Work order: Below is a block of records. Copy every line in it that contains the word "counterpart".
=== Section Start ===
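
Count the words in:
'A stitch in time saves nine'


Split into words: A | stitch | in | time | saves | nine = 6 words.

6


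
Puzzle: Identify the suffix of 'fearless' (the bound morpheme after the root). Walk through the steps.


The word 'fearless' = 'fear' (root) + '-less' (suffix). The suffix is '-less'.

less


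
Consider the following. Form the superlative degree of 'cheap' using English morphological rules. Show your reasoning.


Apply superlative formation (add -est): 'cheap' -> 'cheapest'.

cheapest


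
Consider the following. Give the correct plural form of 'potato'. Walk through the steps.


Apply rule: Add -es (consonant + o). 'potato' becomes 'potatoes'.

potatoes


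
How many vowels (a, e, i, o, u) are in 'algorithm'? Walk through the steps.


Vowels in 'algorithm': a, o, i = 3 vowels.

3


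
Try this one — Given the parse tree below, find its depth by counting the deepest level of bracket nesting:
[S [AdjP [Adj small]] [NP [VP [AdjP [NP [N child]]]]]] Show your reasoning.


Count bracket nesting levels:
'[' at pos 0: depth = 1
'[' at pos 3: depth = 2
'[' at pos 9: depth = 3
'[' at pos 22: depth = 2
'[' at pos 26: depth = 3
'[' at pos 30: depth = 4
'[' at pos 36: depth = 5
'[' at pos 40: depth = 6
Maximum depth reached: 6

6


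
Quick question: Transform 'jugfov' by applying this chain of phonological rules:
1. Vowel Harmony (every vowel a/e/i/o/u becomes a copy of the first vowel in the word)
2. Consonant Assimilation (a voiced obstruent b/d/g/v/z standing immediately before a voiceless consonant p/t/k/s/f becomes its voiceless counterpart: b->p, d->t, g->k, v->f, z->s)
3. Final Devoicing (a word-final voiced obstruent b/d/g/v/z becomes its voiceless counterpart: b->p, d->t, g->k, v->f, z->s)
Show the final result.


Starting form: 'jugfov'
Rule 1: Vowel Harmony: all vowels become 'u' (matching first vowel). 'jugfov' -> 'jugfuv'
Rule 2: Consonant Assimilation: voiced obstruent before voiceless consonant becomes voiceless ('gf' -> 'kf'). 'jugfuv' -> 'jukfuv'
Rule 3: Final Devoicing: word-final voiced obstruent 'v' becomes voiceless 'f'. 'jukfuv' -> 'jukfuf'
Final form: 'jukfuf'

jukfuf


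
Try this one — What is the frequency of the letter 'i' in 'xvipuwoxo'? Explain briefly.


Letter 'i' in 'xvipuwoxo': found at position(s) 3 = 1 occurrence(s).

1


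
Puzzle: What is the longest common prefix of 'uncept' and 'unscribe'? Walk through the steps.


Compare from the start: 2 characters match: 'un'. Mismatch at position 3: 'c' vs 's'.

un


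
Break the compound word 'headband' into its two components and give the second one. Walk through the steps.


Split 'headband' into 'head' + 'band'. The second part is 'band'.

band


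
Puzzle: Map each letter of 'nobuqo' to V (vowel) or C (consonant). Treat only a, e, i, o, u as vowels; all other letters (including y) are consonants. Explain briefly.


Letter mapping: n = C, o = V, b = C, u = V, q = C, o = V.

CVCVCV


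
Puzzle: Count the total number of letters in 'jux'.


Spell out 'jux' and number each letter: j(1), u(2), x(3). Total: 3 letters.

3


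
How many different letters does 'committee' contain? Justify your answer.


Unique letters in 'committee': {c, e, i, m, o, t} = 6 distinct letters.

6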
=== Section End ===
Exercise result:
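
2. Consonant Assimilation (a voiced obstruent b/d/g/v/z standing immediately before a voiceless consonant p/t/k/s/f becomes its voiceless counterpart: b->p, d->t, g->k, v->f, z->s)
3. Final Devoicing (a word-final voiced obstruent b/d/g/v/z becomes its voiceless counterpart: b->p, d->t, g->k, v->f, z->s)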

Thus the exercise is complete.